Task to carry out: Set down a precise copy of the whole listing.

Input data:
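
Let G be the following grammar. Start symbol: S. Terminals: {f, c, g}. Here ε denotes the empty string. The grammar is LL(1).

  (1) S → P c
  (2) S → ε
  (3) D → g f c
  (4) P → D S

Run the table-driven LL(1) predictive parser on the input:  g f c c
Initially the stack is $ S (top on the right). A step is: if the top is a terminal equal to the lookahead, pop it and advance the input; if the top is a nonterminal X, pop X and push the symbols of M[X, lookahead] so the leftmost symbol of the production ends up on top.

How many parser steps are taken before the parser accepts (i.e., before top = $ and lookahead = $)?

step 1: stack=$ S  input=g f c c $  — expand S → P c
step 2: stack=$ c P  input=g f c c $  — expand P → D S
step 3: stack=$ c S D  input=g f c c $  — expand D → g f c
step 4: stack=$ c S c f g  input=g f c c $  — match g
step 5: stack=$ c S c f  input=f c c $  — match f
step 6: stack=$ c S c  input=c c $  — match c
step 7: stack=$ c S  input=c $  — expand S → ε
step 8: stack=$ c  input=c $  — match c
Accept reached after 8 steps.

8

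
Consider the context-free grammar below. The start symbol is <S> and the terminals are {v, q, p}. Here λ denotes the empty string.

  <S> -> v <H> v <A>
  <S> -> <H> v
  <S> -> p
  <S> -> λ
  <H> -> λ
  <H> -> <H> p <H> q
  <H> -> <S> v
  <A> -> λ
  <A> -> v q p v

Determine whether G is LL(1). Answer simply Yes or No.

No

FIRST(<S>) = {λ, p, v}
FIRST(<H>) = {λ, p, v}
FIRST(<A>) = {λ, v}
FOLLOW(<S>) = {$, v}
FOLLOW(<H>) = {p, q, v}
FOLLOW(<A>) = {$, v}
Cell M[<A>, v] receives both <A> -> λ and <A> -> v q p v — the grammar is not LL(1).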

Output for this task:
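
Let G be the following grammar. Start symbol: S. Terminals: {f, c, g}. Here ε denotes the empty string. The grammar is LL(1).

  (1) S → P c
  (2) S → ε
  (3) D → g f c
  (4) P → D S

Run the table-driven LL(1) predictive parser on the input:  g f c c
Initially the stack is $ S (top on the right). A step is: if the top is a terminal equal to the lookahead, pop it and advance the input; if the top is a nonterminal X, pop X and push the symbols of M[X, lookahead] so the leftmost symbol of the production ends up on top.

How many parser steps are taken before the parser accepts (i.e., before top = $ and lookahead = $)?

step 1: stack=$ S  input=g f c c $  — expand S → P c
step 2: stack=$ c P  input=g f c c $  — expand P → D S
step 3: stack=$ c S D  input=g f c c $  — expand D → g f c
step 4: stack=$ c S c f g  input=g f c c $  — match g
step 5: stack=$ c S c f  input=f c c $  — match f
step 6: stack=$ c S c  input=c c $  — match c
step 7: stack=$ c S  input=c $  — expand S → ε
step 8: stack=$ c  input=c $  — match c
Accept reached after 8 steps.

8

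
Consider the context-free grammar below. The start symbol is <S> and the terminals are {v, q, p}. Here λ denotes the empty string.

  <S> -> v <H> v <A>
  <S> -> <H> v
  <S> -> p
  <S> -> λ
  <H> -> λ
  <H> -> <H> p <H> q
  <H> -> <S> v
  <A> -> λ
  <A> -> v q p v

Determine whether G is LL(1). Answer simply Yes or No.

No

FIRST(<S>) = {λ, p, v}
FIRST(<H>) = {λ, p, v}
FIRST(<A>) = {λ, v}
FOLLOW(<S>) = {$, v}
FOLLOW(<H>) = {p, q, v}
FOLLOW(<A>) = {$, v}
Cell M[<A>, v] receives both <A> -> λ and <A> -> v q p v — the grammar is not LL(1).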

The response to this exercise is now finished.